■ **Listed entries**:
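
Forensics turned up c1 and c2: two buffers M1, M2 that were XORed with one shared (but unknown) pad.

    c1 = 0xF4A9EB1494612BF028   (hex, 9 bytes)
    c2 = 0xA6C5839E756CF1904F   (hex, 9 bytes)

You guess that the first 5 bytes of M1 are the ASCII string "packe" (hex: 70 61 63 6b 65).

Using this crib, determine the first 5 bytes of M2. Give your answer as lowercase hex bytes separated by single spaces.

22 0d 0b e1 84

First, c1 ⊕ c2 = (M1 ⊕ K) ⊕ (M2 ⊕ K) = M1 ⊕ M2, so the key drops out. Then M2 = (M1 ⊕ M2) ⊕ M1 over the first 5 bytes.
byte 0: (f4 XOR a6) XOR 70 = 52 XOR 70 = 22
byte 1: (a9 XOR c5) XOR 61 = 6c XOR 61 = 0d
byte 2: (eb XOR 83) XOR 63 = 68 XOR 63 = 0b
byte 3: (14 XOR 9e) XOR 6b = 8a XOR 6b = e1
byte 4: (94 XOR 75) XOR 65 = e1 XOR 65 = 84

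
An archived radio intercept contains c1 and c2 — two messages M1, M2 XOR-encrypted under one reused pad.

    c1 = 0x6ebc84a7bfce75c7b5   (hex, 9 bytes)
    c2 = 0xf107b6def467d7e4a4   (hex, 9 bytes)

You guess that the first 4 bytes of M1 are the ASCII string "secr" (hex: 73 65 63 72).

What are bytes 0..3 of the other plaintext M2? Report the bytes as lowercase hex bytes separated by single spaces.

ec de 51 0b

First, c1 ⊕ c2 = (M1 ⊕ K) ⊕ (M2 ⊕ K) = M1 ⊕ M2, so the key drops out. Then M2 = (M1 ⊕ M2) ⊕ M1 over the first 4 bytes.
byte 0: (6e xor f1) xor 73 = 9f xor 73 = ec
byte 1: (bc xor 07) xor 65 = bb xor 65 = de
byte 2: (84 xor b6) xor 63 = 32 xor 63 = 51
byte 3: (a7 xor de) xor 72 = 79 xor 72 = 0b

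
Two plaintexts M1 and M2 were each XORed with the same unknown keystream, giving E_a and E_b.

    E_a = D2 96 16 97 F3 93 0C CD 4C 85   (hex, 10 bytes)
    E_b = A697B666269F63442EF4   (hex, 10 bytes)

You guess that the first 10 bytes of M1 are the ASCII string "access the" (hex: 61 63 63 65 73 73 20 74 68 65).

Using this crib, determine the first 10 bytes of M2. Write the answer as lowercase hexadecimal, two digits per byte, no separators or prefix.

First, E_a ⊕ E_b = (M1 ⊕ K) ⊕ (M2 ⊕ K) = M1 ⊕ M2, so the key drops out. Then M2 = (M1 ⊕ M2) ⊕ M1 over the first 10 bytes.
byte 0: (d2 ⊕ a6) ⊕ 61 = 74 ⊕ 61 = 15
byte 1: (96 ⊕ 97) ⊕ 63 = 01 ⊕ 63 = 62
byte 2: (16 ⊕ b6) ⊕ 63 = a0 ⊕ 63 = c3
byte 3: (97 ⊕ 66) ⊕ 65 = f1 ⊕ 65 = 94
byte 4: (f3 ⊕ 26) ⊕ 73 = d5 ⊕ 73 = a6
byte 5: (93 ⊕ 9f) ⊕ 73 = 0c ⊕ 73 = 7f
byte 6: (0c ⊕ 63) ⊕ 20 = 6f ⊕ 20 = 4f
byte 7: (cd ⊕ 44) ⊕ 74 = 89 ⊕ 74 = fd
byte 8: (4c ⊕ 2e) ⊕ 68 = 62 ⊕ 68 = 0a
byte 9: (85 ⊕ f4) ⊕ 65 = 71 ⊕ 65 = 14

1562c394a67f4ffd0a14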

■ **Task description**:
Above are the records; report each line in them that includes the word "XORed".

■ **Final answer**:
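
Forensics turned up c1 and c2: two buffers M1, M2 that were XORed with one shared (but unknown) pad.
Two plaintexts M1 and M2 were each XORed with the same unknown keystream, giving E_a and E_b.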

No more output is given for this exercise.